Saved entries:
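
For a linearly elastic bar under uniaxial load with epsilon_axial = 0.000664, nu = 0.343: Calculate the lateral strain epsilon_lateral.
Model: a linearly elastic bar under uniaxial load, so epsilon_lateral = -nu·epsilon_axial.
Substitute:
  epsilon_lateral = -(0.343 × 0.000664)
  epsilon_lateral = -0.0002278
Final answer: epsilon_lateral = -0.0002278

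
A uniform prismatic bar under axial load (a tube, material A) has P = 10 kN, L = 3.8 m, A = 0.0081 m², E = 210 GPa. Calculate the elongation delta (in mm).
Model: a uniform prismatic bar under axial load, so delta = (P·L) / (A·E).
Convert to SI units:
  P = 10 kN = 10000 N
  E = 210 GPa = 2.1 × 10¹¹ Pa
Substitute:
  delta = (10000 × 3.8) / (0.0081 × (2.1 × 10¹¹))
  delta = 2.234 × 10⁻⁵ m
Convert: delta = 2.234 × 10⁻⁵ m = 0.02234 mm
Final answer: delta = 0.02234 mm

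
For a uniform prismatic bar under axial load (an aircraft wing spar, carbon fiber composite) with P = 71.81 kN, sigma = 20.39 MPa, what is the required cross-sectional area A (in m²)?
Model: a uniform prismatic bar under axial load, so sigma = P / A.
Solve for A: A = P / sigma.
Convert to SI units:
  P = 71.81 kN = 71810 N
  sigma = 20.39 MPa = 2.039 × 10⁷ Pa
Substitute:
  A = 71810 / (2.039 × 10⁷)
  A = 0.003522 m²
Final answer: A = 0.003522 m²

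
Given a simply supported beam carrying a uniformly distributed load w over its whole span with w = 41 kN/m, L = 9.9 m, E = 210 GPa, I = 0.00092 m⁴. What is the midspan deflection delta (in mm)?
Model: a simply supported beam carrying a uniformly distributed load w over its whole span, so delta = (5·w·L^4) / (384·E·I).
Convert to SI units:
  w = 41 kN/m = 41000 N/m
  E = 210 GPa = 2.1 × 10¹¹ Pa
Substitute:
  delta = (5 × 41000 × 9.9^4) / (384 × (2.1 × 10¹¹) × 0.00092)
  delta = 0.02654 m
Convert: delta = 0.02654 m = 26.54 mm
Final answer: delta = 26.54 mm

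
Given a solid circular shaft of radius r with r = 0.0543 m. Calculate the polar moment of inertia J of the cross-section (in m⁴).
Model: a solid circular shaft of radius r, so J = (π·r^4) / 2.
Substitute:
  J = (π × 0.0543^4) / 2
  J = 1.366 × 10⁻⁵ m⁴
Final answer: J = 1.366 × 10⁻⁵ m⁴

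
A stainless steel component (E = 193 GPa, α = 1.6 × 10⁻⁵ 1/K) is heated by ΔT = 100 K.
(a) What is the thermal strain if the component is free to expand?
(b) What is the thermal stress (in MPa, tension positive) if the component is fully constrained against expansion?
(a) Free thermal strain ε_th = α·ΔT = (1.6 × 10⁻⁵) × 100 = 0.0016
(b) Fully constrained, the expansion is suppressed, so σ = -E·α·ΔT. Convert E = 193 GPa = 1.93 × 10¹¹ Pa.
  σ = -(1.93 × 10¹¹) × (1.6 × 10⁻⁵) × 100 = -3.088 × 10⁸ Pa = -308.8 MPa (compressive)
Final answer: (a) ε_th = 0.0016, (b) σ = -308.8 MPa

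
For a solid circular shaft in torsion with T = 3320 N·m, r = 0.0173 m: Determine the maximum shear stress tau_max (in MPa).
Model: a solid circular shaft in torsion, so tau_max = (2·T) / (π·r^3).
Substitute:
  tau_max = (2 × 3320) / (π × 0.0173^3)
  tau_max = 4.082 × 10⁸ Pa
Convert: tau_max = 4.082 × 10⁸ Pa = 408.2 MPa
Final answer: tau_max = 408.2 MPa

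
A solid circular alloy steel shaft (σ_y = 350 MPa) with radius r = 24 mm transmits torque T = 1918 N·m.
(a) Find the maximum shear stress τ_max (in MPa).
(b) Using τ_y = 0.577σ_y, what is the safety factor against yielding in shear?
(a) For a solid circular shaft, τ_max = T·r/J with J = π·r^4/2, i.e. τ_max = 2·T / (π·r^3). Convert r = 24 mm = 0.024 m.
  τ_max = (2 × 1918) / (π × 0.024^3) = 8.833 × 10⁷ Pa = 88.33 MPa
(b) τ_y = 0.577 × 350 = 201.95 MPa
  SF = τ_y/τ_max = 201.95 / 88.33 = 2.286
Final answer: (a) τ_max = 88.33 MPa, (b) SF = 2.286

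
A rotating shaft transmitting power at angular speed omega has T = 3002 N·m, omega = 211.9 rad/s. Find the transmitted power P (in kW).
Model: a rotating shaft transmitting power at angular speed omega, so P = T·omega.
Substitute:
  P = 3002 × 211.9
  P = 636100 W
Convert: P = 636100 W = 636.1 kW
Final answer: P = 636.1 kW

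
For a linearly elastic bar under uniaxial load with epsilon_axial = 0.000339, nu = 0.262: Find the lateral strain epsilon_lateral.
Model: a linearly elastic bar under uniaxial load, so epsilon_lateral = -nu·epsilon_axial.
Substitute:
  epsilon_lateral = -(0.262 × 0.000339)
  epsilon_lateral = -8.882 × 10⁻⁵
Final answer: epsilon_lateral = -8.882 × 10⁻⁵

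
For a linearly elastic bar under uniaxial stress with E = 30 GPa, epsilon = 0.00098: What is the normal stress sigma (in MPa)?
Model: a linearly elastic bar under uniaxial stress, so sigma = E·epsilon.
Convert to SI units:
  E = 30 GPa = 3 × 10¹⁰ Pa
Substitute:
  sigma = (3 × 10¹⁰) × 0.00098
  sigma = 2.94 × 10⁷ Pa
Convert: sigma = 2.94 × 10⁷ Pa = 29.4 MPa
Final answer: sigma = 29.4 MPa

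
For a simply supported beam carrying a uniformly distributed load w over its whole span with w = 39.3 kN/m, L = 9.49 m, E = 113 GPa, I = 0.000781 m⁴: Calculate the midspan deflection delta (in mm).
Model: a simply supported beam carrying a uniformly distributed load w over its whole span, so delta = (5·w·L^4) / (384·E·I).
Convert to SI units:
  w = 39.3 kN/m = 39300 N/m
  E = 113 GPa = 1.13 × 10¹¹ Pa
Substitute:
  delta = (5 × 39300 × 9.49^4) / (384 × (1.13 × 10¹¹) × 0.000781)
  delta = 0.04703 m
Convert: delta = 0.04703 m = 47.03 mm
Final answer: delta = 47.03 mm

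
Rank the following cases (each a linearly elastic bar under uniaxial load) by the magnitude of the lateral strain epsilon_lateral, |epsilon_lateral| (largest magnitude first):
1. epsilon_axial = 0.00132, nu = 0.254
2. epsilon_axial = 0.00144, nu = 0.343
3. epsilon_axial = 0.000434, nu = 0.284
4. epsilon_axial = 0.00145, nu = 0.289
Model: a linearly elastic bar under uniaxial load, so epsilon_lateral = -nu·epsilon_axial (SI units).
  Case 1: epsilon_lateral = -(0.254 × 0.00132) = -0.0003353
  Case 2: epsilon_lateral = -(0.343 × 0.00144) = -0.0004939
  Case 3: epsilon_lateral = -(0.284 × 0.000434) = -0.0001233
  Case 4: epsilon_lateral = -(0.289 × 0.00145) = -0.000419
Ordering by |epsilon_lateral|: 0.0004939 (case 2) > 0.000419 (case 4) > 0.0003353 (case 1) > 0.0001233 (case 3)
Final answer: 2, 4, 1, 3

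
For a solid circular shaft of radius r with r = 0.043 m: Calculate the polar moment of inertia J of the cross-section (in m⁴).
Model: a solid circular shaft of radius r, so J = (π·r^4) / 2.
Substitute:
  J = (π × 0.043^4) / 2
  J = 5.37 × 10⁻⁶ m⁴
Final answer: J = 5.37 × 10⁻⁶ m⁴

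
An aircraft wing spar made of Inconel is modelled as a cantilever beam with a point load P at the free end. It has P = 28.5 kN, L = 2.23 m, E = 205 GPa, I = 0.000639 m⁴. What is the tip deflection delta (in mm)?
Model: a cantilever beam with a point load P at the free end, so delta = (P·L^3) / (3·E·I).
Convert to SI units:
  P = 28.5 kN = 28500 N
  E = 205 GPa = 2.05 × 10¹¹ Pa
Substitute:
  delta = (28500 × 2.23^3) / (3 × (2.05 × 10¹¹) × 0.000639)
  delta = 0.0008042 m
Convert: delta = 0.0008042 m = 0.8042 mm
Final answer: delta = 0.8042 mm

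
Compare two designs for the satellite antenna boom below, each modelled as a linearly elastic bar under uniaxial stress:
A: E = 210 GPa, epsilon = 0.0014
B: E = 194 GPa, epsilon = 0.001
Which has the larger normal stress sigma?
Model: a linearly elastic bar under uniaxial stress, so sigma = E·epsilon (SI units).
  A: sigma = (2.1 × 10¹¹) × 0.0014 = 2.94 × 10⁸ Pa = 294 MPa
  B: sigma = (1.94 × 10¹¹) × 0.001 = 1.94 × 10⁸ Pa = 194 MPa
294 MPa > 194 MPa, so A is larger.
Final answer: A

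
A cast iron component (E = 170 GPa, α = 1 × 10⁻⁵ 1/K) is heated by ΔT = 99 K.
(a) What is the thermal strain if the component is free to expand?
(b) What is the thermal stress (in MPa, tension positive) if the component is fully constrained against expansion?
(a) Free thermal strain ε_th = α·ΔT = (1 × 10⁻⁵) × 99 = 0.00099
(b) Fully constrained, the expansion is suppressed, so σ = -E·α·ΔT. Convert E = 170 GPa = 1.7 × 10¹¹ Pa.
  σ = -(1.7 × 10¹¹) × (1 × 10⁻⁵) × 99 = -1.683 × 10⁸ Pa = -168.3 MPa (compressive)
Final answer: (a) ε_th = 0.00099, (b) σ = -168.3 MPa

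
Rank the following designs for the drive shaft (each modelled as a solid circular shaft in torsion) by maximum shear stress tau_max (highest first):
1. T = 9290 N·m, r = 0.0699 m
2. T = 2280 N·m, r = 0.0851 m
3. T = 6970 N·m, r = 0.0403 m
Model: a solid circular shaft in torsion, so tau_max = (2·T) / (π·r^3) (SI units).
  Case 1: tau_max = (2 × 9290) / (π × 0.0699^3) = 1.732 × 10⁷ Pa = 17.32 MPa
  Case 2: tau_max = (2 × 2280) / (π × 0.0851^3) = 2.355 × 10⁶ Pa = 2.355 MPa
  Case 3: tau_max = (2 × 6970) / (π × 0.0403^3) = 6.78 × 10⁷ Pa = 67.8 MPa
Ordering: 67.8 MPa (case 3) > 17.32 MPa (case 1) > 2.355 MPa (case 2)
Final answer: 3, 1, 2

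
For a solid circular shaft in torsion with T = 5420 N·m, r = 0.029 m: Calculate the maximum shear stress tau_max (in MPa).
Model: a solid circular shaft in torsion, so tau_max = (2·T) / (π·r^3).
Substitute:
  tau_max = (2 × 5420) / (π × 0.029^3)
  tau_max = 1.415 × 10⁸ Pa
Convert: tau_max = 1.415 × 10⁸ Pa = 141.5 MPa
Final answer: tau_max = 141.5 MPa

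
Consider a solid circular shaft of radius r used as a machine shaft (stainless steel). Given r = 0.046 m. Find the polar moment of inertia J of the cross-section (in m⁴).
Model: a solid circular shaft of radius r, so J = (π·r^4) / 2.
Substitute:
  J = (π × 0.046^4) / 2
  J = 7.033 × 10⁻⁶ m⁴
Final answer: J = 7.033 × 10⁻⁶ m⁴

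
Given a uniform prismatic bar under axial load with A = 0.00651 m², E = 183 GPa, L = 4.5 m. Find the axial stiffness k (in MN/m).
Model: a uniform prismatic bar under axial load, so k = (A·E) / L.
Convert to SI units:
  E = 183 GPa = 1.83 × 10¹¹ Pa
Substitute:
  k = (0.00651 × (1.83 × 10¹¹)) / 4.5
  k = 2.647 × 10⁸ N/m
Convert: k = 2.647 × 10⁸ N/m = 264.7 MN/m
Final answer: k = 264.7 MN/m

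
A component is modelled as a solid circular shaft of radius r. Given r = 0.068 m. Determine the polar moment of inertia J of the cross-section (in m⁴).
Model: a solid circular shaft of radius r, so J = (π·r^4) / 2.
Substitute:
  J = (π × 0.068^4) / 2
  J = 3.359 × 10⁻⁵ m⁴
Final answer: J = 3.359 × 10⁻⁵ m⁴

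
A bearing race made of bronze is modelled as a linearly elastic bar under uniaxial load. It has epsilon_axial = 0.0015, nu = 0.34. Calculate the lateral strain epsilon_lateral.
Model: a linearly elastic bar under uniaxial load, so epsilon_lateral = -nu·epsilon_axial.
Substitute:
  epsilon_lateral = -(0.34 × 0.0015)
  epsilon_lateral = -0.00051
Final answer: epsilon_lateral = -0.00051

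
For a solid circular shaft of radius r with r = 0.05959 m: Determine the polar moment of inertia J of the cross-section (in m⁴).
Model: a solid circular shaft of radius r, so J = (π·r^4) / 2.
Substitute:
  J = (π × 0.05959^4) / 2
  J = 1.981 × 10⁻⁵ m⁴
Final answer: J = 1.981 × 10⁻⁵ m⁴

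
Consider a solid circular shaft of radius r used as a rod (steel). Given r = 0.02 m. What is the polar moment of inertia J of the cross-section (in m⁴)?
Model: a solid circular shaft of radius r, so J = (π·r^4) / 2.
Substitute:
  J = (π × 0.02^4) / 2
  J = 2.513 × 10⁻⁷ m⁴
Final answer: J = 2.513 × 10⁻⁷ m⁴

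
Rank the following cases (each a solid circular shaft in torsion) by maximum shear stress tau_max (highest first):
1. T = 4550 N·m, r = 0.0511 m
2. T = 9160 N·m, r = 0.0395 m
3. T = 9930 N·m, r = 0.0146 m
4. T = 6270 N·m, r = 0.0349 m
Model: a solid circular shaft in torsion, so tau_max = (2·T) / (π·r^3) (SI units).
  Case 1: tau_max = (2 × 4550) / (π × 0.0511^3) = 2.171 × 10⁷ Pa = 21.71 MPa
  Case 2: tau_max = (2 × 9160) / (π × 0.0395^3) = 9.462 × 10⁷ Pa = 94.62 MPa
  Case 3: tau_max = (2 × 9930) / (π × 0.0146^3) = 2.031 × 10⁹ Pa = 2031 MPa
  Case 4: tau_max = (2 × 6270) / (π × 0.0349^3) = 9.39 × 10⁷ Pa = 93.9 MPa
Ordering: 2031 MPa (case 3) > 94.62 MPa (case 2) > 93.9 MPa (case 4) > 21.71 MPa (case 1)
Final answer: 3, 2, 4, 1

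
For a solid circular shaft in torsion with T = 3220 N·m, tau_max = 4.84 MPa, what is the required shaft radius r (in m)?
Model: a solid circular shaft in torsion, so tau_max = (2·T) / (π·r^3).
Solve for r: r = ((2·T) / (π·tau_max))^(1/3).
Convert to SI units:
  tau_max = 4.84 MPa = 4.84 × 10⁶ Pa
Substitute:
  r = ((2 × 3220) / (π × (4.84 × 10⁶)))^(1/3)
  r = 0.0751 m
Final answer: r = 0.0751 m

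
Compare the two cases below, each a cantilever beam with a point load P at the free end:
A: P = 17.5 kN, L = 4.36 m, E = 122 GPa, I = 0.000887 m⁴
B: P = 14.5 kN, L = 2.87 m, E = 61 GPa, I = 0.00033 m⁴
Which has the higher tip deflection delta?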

*Required work:* Locate the word "Rank" in the records above, and return each line that has it.

*Solution to this problem:*
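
Rank the following cases (each a linearly elastic bar under uniaxial load) by the magnitude of the lateral strain epsilon_lateral, |epsilon_lateral| (largest magnitude first):
Rank the following designs for the drive shaft (each modelled as a solid circular shaft in torsion) by maximum shear stress tau_max (highest first):
Rank the following cases (each a solid circular shaft in torsion) by maximum shear stress tau_max (highest first):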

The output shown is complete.